Data under study >>
===

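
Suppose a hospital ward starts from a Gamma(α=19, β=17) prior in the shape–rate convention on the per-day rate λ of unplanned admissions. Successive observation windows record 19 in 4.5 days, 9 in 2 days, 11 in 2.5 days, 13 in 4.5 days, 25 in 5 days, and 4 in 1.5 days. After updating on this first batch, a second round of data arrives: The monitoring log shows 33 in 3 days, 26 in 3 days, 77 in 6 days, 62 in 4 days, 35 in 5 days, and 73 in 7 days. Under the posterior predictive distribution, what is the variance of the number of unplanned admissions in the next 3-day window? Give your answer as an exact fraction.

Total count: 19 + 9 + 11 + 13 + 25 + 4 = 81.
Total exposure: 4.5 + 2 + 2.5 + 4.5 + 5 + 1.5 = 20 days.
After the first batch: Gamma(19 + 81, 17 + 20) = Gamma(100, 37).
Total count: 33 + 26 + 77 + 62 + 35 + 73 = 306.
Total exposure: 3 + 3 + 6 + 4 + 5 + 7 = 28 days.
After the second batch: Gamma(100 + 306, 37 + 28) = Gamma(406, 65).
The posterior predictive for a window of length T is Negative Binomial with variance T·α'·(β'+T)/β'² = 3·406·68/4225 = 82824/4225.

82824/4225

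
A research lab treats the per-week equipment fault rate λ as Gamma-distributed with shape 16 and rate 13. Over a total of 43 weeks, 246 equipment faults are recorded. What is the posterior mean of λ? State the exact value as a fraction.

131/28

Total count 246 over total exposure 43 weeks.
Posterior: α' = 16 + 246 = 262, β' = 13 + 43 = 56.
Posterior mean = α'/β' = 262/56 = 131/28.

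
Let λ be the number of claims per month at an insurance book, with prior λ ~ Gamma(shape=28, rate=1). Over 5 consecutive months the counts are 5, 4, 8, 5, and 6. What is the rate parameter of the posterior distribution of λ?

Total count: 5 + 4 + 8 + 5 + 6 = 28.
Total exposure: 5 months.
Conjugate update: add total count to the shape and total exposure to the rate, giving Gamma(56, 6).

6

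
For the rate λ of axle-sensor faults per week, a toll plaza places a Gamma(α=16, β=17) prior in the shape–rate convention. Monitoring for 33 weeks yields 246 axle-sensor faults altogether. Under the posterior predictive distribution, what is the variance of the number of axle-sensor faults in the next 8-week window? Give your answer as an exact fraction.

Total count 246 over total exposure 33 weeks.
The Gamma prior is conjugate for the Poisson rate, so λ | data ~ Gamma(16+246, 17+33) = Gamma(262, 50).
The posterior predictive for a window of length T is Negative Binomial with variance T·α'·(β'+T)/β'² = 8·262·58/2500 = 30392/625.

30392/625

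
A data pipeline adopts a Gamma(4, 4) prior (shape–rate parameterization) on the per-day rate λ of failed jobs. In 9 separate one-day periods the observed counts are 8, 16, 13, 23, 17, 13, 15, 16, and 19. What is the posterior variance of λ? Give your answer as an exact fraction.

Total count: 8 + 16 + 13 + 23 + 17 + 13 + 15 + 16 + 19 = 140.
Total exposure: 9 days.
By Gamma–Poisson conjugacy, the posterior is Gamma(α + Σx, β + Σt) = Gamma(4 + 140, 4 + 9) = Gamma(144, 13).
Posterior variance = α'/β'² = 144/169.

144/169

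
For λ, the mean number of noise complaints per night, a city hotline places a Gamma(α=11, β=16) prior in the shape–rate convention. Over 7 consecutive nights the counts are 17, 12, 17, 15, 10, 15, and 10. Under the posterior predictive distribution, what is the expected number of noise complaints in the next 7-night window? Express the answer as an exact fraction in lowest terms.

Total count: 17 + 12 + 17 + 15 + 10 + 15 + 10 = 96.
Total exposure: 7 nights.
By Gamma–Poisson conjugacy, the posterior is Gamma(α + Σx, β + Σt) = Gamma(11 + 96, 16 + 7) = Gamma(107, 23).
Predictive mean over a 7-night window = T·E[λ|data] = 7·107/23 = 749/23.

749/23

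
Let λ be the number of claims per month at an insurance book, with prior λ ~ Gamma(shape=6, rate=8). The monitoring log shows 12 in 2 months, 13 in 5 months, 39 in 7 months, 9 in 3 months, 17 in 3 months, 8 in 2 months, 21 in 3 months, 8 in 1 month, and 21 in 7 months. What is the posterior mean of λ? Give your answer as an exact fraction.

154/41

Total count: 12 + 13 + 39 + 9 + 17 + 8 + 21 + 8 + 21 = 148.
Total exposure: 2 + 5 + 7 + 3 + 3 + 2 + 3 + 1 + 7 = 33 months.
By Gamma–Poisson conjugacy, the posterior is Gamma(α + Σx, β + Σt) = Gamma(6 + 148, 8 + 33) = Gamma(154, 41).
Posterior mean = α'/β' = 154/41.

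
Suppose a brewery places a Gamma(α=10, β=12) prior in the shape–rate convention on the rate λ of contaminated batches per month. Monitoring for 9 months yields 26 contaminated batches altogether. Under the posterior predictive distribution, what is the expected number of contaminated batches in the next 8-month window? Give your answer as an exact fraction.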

===

Problem to solve >> Restate each of the entries above verbatim.

Result for this exercise >>
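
Suppose a hospital ward starts from a Gamma(α=19, β=17) prior in the shape–rate convention on the per-day rate λ of unplanned admissions. Successive observation windows record 19 in 4.5 days, 9 in 2 days, 11 in 2.5 days, 13 in 4.5 days, 25 in 5 days, and 4 in 1.5 days. After updating on this first batch, a second round of data arrives: The monitoring log shows 33 in 3 days, 26 in 3 days, 77 in 6 days, 62 in 4 days, 35 in 5 days, and 73 in 7 days. Under the posterior predictive distribution, what is the variance of the number of unplanned admissions in the next 3-day window? Give your answer as an exact fraction.

Total count: 19 + 9 + 11 + 13 + 25 + 4 = 81.
Total exposure: 4.5 + 2 + 2.5 + 4.5 + 5 + 1.5 = 20 days.
After the first batch: Gamma(19 + 81, 17 + 20) = Gamma(100, 37).
Total count: 33 + 26 + 77 + 62 + 35 + 73 = 306.
Total exposure: 3 + 3 + 6 + 4 + 5 + 7 = 28 days.
After the second batch: Gamma(100 + 306, 37 + 28) = Gamma(406, 65).
The posterior predictive for a window of length T is Negative Binomial with variance T·α'·(β'+T)/β'² = 3·406·68/4225 = 82824/4225.

82824/4225

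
A research lab treats the per-week equipment fault rate λ as Gamma-distributed with shape 16 and rate 13. Over a total of 43 weeks, 246 equipment faults are recorded. What is the posterior mean of λ? State the exact value as a fraction.

131/28

Total count 246 over total exposure 43 weeks.
Posterior: α' = 16 + 246 = 262, β' = 13 + 43 = 56.
Posterior mean = α'/β' = 262/56 = 131/28.

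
Let λ be the number of claims per month at an insurance book, with prior λ ~ Gamma(shape=28, rate=1). Over 5 consecutive months the counts are 5, 4, 8, 5, and 6. What is the rate parameter of the posterior distribution of λ?

Total count: 5 + 4 + 8 + 5 + 6 = 28.
Total exposure: 5 months.
Conjugate update: add total count to the shape and total exposure to the rate, giving Gamma(56, 6).

6

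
For the rate λ of axle-sensor faults per week, a toll plaza places a Gamma(α=16, β=17) prior in the shape–rate convention. Monitoring for 33 weeks yields 246 axle-sensor faults altogether. Under the posterior predictive distribution, what is the variance of the number of axle-sensor faults in the next 8-week window? Give your answer as an exact fraction.

Total count 246 over total exposure 33 weeks.
The Gamma prior is conjugate for the Poisson rate, so λ | data ~ Gamma(16+246, 17+33) = Gamma(262, 50).
The posterior predictive for a window of length T is Negative Binomial with variance T·α'·(β'+T)/β'² = 8·262·58/2500 = 30392/625.

30392/625

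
A data pipeline adopts a Gamma(4, 4) prior (shape–rate parameterization) on the per-day rate λ of failed jobs. In 9 separate one-day periods the observed counts are 8, 16, 13, 23, 17, 13, 15, 16, and 19. What is the posterior variance of λ? Give your answer as an exact fraction.

Total count: 8 + 16 + 13 + 23 + 17 + 13 + 15 + 16 + 19 = 140.
Total exposure: 9 days.
By Gamma–Poisson conjugacy, the posterior is Gamma(α + Σx, β + Σt) = Gamma(4 + 140, 4 + 9) = Gamma(144, 13).
Posterior variance = α'/β'² = 144/169.

144/169

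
For λ, the mean number of noise complaints per night, a city hotline places a Gamma(α=11, β=16) prior in the shape–rate convention. Over 7 consecutive nights the counts are 17, 12, 17, 15, 10, 15, and 10. Under the posterior predictive distribution, what is the expected number of noise complaints in the next 7-night window? Express the answer as an exact fraction in lowest terms.

Total count: 17 + 12 + 17 + 15 + 10 + 15 + 10 = 96.
Total exposure: 7 nights.
By Gamma–Poisson conjugacy, the posterior is Gamma(α + Σx, β + Σt) = Gamma(11 + 96, 16 + 7) = Gamma(107, 23).
Predictive mean over a 7-night window = T·E[λ|data] = 7·107/23 = 749/23.

749/23

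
Let λ be the number of claims per month at an insurance book, with prior λ ~ Gamma(shape=6, rate=8). The monitoring log shows 12 in 2 months, 13 in 5 months, 39 in 7 months, 9 in 3 months, 17 in 3 months, 8 in 2 months, 21 in 3 months, 8 in 1 month, and 21 in 7 months. What is the posterior mean of λ? Give your answer as an exact fraction.

154/41

Total count: 12 + 13 + 39 + 9 + 17 + 8 + 21 + 8 + 21 = 148.
Total exposure: 2 + 5 + 7 + 3 + 3 + 2 + 3 + 1 + 7 = 33 months.
By Gamma–Poisson conjugacy, the posterior is Gamma(α + Σx, β + Σt) = Gamma(6 + 148, 8 + 33) = Gamma(154, 41).
Posterior mean = α'/β' = 154/41.

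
Suppose a brewery places a Gamma(α=10, β=12) prior in the shape–rate convention on the rate λ of contaminated batches per month. Monitoring for 9 months yields 26 contaminated batches altogether. Under the posterior predictive distribution, what is the expected number of contaminated batches in the next 8-month window? Give your answer as an exact fraction.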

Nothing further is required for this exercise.